WHAT THE EXERCISE ASKS:
Restate word for word the line with "S → w H | u S w" and the rest of the listing after it, ending at the final line, and include nothing else.

**********

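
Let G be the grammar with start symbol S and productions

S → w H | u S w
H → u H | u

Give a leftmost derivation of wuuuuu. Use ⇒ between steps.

S ⇒ wH ⇒ wuH ⇒ wuuH ⇒ wuuuH ⇒ wuuuuH ⇒ wuuuuu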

**********

EXERCISE OUTPUT:
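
S → w H | u S w
H → u H | u

Give a leftmost derivation of wuuuuu. Use ⇒ between steps.

S ⇒ wH ⇒ wuH ⇒ wuuH ⇒ wuuuH ⇒ wuuuuH ⇒ wuuuuu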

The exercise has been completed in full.